From the records below, output exactly the lines running from the line containing "age 0: proportion" through the line containing "Age=2: l(x)=0.456, mean offspring=4.1", and no others.

··· RECORDS FOR THE TASK ···

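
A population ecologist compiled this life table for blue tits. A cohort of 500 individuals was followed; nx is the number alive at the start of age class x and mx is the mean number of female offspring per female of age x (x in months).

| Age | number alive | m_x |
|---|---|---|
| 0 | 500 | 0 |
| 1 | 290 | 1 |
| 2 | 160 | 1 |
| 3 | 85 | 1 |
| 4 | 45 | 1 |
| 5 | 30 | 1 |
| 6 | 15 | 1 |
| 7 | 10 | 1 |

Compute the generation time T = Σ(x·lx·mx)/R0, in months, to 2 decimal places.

lx = nx/n0 = nx/500: 1, 0.58, 0.32, 0.17, 0.09, 0.06, 0.03, 0.02
lx·mx: 0, 0.58, 0.32, 0.17, 0.09, 0.06, 0.03, 0.02 → R0 = 1.27
x·lx·mx: 0, 0.58, 0.64, 0.51, 0.36, 0.3, 0.18, 0.14 → Σ = 2.71
T = 2.71 / 1.27 = 2.133858… → 2.13

2.13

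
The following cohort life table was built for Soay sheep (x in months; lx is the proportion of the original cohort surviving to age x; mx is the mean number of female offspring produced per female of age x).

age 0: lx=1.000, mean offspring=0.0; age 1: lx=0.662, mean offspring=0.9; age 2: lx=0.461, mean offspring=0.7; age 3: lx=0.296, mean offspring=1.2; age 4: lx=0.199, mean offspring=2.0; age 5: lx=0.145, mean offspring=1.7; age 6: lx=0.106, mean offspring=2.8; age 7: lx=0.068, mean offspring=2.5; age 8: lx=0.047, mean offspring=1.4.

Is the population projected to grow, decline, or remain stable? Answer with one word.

growing

R0 = Σ lx·mx = 0 + 0.5958 + 0.3227 + 0.3552 + 0.398 + 0.2465 + 0.2968 + 0.17 + 0.0658 = 2.4508
R0 > 1, so the population is growing.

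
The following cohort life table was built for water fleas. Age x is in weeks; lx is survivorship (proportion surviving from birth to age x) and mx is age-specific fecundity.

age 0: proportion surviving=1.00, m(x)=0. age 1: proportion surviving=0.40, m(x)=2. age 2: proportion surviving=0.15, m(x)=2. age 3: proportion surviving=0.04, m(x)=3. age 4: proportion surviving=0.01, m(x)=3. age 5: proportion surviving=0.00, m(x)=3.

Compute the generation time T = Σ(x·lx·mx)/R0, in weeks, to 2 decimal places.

1.50

lx·mx: 0, 0.8, 0.3, 0.12, 0.03, 0 → R0 = 1.25
x·lx·mx: 0, 0.8, 0.6, 0.36, 0.12, 0 → Σ = 1.88
T = 1.88 / 1.25 = 1.504 → 1.50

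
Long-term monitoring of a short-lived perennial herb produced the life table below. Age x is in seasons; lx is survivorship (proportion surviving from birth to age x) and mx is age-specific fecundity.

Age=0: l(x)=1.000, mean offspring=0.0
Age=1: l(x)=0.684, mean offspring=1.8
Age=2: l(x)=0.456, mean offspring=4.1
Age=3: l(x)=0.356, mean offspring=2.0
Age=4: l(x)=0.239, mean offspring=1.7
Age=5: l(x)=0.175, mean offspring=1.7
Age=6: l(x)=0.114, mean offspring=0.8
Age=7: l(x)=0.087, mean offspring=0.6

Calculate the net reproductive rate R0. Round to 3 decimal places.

lx·mx by age: 0, 1.2312, 1.8696, 0.712, 0.4063, 0.2975, 0.0912, 0.0522
R0 = Σ lx·mx = 4.66 → 4.660

4.660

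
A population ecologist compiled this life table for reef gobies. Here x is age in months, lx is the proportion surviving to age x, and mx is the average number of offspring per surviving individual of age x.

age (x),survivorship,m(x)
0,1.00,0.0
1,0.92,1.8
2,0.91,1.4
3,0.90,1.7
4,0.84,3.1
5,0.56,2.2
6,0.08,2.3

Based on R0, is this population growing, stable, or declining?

R0 = Σ lx·mx = 0 + 1.656 + 1.274 + 1.53 + 2.604 + 1.232 + 0.184 = 8.48
R0 > 1, so the population is growing.

growing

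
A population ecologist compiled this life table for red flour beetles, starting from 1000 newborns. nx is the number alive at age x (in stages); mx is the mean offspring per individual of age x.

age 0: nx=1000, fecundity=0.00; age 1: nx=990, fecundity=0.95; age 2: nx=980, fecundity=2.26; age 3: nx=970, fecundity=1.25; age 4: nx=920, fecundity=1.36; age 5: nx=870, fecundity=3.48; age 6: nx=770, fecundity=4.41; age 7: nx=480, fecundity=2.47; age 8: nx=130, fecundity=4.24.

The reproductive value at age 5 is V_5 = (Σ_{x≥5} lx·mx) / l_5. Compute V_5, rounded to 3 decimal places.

lx = nx/n0 = nx/1000: 1, 0.99, 0.98, 0.97, 0.92, 0.87, 0.77, 0.48, 0.13
lx·mx for x ≥ 5: 3.0276, 3.3957, 1.1856, 0.5512 → sum = 8.1601
V_5 = 8.1601 / l_5 = 8.1601 / 0.87 = 9.379425… → 9.379

9.379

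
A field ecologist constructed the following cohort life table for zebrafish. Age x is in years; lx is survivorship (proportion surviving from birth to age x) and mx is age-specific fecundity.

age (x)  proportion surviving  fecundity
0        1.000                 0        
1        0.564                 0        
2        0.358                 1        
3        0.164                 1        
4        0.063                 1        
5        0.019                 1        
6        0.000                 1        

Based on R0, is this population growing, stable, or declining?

R0 = Σ lx·mx = 0 + 0 + 0.358 + 0.164 + 0.063 + 0.019 + 0 = 0.604
R0 < 1, so the population is declining.

declining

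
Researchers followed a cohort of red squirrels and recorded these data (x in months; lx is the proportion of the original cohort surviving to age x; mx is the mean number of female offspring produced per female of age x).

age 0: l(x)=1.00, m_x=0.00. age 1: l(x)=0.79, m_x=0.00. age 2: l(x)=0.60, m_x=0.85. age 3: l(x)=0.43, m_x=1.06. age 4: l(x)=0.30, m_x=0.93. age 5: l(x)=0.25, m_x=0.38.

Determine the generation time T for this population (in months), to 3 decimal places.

2.969

lx·mx: 0, 0, 0.51, 0.4558, 0.279, 0.095 → R0 = 1.3398
x·lx·mx: 0, 0, 1.02, 1.3674, 1.116, 0.475 → Σ = 3.9784
T = 3.9784 / 1.3398 = 2.969398… → 2.969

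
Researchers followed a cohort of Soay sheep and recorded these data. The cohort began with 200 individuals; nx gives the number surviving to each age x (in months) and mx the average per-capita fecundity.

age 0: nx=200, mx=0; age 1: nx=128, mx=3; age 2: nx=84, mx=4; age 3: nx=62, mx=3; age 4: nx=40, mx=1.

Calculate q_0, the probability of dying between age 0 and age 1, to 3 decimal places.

lx = nx/n0 = nx/200: 1, 0.64, 0.42, 0.31, 0.2
q_0 = (l_0 − l_1) / l_0 = (1 − 0.64) / 1
     = 0.36 / 1 = 0.36 → 0.360

0.360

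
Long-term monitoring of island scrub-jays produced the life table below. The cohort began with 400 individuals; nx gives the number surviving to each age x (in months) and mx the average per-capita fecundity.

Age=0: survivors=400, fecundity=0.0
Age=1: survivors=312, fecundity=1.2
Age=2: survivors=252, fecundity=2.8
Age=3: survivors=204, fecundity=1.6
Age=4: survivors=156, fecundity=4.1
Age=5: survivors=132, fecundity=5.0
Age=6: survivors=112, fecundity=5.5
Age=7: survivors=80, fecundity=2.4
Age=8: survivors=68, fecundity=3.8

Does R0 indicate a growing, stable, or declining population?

growing

lx = nx/n0 = nx/400: 1, 0.78, 0.63, 0.51, 0.39, 0.33, 0.28, 0.2, 0.17
R0 = Σ lx·mx = 0 + 0.936 + 1.764 + 0.816 + 1.599 + 1.65 + 1.54 + 0.48 + 0.646 = 9.431
R0 > 1, so the population is growing.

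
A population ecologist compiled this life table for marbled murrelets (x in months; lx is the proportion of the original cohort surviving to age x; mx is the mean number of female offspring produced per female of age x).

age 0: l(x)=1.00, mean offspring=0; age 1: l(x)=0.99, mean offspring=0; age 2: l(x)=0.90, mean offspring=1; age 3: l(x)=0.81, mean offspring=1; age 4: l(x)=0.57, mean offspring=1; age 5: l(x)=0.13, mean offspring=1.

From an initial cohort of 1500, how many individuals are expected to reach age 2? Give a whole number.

1350

Expected survivors = N0 · l_2 = 1500 × 0.90 = 1350 → 1350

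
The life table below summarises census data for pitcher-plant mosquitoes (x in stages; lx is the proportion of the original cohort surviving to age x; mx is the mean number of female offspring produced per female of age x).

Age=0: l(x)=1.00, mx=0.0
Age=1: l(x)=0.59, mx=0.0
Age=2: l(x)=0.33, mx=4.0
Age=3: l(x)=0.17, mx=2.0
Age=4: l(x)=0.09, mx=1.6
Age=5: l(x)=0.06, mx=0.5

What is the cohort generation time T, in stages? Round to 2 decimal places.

lx·mx: 0, 0, 1.32, 0.34, 0.144, 0.03 → R0 = 1.834
x·lx·mx: 0, 0, 2.64, 1.02, 0.576, 0.15 → Σ = 4.386
T = 4.386 / 1.834 = 2.391494… → 2.39

2.39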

···

OUTPUT FOR THIS EXERCISE:
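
age 0: proportion surviving=1.00, m(x)=0. age 1: proportion surviving=0.40, m(x)=2. age 2: proportion surviving=0.15, m(x)=2. age 3: proportion surviving=0.04, m(x)=3. age 4: proportion surviving=0.01, m(x)=3. age 5: proportion surviving=0.00, m(x)=3.

Compute the generation time T = Σ(x·lx·mx)/R0, in weeks, to 2 decimal places.

1.50

lx·mx: 0, 0.8, 0.3, 0.12, 0.03, 0 → R0 = 1.25
x·lx·mx: 0, 0.8, 0.6, 0.36, 0.12, 0 → Σ = 1.88
T = 1.88 / 1.25 = 1.504 → 1.50

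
Long-term monitoring of a short-lived perennial herb produced the life table below. Age x is in seasons; lx is survivorship (proportion surviving from birth to age x) and mx is age-specific fecundity.

Age=0: l(x)=1.000, mean offspring=0.0
Age=1: l(x)=0.684, mean offspring=1.8
Age=2: l(x)=0.456, mean offspring=4.1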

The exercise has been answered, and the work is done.